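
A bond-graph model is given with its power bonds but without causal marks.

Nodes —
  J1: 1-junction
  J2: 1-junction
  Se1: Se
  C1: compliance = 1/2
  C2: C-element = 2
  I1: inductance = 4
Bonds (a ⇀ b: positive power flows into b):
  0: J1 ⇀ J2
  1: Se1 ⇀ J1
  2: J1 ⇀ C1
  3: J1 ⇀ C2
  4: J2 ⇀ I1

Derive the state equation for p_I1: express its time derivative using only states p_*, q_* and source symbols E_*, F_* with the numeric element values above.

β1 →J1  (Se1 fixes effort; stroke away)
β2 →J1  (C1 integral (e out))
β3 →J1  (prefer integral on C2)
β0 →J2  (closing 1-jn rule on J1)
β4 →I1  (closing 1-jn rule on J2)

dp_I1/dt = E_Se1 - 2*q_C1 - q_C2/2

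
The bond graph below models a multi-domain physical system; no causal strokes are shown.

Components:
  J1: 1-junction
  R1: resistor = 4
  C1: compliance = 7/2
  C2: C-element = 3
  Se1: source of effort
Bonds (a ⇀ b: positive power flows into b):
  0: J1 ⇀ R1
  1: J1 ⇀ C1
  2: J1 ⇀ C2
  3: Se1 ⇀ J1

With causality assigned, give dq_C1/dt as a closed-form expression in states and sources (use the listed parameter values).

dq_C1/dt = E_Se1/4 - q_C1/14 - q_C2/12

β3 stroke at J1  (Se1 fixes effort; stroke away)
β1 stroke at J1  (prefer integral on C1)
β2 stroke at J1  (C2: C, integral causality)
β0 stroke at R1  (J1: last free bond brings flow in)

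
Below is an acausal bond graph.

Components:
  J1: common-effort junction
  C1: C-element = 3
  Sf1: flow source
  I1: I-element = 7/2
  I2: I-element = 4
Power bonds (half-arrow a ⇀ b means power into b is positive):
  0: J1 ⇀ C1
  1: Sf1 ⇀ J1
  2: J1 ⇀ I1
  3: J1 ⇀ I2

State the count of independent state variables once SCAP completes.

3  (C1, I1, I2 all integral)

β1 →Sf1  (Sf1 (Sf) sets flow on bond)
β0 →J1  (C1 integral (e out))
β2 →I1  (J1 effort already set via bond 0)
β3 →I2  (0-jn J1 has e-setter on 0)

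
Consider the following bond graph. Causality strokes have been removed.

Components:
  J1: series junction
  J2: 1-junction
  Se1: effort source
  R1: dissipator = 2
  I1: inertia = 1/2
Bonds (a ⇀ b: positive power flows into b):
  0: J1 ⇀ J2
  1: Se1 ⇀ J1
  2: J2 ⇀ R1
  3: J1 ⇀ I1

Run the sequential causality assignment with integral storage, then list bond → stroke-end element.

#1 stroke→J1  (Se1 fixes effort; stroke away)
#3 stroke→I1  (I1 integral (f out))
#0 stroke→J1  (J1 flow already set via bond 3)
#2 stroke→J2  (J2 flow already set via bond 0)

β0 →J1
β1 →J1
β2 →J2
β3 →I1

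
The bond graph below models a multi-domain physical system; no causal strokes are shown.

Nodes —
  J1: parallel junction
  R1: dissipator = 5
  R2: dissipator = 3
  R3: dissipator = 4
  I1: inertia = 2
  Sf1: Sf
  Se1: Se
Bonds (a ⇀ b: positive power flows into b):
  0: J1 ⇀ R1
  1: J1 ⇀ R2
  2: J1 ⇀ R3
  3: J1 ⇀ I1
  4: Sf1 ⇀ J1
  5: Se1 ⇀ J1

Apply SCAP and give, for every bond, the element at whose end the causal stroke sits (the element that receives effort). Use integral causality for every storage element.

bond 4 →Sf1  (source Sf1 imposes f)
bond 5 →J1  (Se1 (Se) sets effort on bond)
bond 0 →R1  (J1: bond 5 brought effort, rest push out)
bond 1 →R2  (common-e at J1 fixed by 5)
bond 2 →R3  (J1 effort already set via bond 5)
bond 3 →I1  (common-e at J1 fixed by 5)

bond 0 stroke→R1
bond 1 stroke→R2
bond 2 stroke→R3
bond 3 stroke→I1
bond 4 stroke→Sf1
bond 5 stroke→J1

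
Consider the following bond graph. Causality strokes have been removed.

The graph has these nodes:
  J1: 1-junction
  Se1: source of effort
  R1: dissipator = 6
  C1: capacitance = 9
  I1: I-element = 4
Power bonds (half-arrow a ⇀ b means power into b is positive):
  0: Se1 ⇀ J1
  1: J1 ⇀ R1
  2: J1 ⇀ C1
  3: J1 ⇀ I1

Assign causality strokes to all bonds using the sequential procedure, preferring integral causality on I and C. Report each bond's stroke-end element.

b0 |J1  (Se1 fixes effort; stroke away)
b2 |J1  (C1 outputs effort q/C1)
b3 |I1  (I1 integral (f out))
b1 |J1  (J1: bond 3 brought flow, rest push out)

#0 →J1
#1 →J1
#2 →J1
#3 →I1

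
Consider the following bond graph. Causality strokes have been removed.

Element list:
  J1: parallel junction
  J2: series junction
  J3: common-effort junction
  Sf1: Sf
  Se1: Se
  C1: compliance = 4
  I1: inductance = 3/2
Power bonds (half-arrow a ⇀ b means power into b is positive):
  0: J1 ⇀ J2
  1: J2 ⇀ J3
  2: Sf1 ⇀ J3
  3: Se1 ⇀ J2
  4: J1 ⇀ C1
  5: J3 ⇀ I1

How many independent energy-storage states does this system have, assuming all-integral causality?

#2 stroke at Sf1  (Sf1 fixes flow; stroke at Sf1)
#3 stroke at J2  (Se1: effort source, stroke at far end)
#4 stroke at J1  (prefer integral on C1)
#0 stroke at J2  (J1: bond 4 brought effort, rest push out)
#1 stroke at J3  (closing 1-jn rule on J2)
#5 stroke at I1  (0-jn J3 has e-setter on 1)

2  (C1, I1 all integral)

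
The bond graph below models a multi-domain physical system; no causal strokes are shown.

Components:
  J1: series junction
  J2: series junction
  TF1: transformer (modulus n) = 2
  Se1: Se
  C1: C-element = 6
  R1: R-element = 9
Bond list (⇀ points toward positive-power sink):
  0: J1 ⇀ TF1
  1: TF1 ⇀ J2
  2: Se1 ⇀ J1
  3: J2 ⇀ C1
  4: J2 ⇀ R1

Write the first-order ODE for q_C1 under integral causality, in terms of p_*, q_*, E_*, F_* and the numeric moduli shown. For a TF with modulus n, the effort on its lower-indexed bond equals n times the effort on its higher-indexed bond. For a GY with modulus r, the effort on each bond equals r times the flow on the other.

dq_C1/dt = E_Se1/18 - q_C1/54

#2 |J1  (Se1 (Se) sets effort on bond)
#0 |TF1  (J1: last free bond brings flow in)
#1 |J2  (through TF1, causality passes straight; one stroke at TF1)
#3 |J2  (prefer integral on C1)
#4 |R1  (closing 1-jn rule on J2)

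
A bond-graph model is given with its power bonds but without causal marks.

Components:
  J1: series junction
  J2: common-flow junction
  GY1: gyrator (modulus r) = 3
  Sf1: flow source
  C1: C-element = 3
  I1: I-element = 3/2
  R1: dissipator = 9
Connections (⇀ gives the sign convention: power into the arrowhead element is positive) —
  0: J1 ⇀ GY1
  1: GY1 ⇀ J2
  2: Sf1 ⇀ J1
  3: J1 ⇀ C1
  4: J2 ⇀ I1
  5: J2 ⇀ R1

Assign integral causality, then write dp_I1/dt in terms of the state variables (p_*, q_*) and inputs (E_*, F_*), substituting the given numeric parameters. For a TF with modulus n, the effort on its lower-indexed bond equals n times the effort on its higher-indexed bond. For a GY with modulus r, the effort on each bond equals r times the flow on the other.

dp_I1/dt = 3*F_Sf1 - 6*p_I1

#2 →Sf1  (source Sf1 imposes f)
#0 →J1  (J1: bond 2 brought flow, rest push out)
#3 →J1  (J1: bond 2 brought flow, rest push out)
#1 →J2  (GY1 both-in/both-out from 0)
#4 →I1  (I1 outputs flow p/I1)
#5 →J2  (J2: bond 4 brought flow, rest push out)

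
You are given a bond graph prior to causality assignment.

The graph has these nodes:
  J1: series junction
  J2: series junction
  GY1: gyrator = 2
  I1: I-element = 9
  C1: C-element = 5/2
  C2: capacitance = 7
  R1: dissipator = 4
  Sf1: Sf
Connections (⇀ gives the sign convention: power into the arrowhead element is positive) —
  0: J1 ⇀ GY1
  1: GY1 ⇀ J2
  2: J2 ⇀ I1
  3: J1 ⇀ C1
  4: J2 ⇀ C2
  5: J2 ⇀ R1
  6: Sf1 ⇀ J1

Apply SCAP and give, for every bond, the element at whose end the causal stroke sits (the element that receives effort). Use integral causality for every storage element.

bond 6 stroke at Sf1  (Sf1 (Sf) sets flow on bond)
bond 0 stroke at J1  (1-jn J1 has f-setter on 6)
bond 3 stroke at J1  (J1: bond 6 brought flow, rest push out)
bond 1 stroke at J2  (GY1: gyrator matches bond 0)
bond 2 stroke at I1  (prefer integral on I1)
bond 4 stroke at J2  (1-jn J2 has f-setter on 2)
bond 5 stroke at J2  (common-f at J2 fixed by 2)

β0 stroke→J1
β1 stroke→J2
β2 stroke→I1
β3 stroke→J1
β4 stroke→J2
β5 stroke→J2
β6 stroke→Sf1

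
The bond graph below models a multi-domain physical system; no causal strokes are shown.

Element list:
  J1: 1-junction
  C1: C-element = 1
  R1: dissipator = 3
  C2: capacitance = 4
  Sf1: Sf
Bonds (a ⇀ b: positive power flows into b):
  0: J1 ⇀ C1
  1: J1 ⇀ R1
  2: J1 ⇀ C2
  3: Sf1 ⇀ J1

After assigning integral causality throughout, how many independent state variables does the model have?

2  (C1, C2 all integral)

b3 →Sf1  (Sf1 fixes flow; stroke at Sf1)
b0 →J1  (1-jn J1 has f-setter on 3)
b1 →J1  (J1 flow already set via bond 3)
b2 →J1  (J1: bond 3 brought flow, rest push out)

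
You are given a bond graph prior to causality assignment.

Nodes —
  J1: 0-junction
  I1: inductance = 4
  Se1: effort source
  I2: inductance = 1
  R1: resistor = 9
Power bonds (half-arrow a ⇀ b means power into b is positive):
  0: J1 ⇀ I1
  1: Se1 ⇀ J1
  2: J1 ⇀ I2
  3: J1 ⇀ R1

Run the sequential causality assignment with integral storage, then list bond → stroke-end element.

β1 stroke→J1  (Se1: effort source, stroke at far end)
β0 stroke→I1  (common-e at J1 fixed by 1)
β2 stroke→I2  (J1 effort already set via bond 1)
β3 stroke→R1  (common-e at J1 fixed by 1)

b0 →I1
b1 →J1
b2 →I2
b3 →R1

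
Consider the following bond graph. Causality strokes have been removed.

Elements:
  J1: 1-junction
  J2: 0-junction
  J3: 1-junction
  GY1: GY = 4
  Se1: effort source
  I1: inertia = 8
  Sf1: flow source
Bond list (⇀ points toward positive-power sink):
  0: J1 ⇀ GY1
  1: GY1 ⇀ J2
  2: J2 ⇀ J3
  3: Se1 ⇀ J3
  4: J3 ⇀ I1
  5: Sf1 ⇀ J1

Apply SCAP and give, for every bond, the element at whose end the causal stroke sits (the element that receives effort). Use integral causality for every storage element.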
= = = =
▶ [Directions for this task] Transcribe the lines above between the line holding "R3: dissipator = 4" and the line holding "5: Se1 ⇀ J1", inclusive, exactly as they stand and with nothing added.

▶ [Solution to this task]
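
  R3: dissipator = 4
  I1: inertia = 2
  Sf1: Sf
  Se1: Se
Bonds (a ⇀ b: positive power flows into b):
  0: J1 ⇀ R1
  1: J1 ⇀ R2
  2: J1 ⇀ R3
  3: J1 ⇀ I1
  4: Sf1 ⇀ J1
  5: Se1 ⇀ J1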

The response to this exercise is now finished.